▶ Entries supplied:
-- -- --

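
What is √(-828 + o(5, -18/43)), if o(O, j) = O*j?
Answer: 3*I*√170538/43 ≈ 28.811*I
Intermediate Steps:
√(-828 + o(5, -18/43)) = √(-828 + 5*(-18/43)) = √(-828 - 90/43) = √(-35694/43) = 3*I*√170538/43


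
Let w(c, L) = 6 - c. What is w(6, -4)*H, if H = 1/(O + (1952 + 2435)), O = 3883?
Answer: 0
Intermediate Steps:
H = 1/8270 (H = 1/(3883 + (1952 + 2435)) = 1/(3883 + 4387) = 1/8270 ≈ 0.00012092)
w(6, -4)*H = (6 - 1*6)*(1/8270) = (6 - 6)*(1/8270) = 0*(1/8270) = 0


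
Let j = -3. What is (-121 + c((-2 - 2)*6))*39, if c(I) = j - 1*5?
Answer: -5031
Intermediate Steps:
c(I) = -8 (c(I) = -3 - 1*5 = -3 - 5 = -8)
(-121 + c((-2 - 2)*6))*39 = (-121 - 8)*39 = -129*39 = -5031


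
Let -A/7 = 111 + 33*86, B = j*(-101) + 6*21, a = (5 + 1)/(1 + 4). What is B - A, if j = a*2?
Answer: 102633/5 ≈ 20527.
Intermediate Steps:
a = 6/5 ≈ 1.2000
j = 12/5 (j = (6/5)*2 = 12/5 ≈ 2.4000)
B = -582/5 (B = (12/5)*(-101) + 6*21 = -1212/5 + 126 = -582/5 ≈ -116.40)
A = -20643 (A = -7*(111 + 33*86) = -7*(111 + 2838) = -7*2949 = -20643)
B - A = -582/5 - 1*(-20643) = -582/5 + 20643 = 102633/5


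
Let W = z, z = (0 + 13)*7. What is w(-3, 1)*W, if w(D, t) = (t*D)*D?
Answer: 819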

-- -- --

The records above need to be transcribed in full. Keep every character unchanged.

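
What is √(-828 + o(5, -18/43)), if o(O, j) = O*j?
Answer: 3*I*√170538/43 ≈ 28.811*I
Intermediate Steps:
√(-828 + o(5, -18/43)) = √(-828 + 5*(-18/43)) = √(-828 - 90/43) = √(-35694/43) = 3*I*√170538/43


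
Let w(c, L) = 6 - c. What is w(6, -4)*H, if H = 1/(O + (1952 + 2435)), O = 3883?
Answer: 0
Intermediate Steps:
H = 1/8270 (H = 1/(3883 + (1952 + 2435)) = 1/(3883 + 4387) = 1/8270 ≈ 0.00012092)
w(6, -4)*H = (6 - 1*6)*(1/8270) = (6 - 6)*(1/8270) = 0*(1/8270) = 0


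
Let j = -3. What is (-121 + c((-2 - 2)*6))*39, if c(I) = j - 1*5?
Answer: -5031
Intermediate Steps:
c(I) = -8 (c(I) = -3 - 1*5 = -3 - 5 = -8)
(-121 + c((-2 - 2)*6))*39 = (-121 - 8)*39 = -129*39 = -5031


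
Let -A/7 = 111 + 33*86, B = j*(-101) + 6*21, a = (5 + 1)/(1 + 4). What is B - A, if j = a*2?
Answer: 102633/5 ≈ 20527.
Intermediate Steps:
a = 6/5 ≈ 1.2000
j = 12/5 (j = (6/5)*2 = 12/5 ≈ 2.4000)
B = -582/5 (B = (12/5)*(-101) + 6*21 = -1212/5 + 126 = -582/5 ≈ -116.40)
A = -20643 (A = -7*(111 + 33*86) = -7*(111 + 2838) = -7*2949 = -20643)
B - A = -582/5 - 1*(-20643) = -582/5 + 20643 = 102633/5


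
Let W = z, z = (0 + 13)*7. What is w(-3, 1)*W, if w(D, t) = (t*D)*D?
Answer: 819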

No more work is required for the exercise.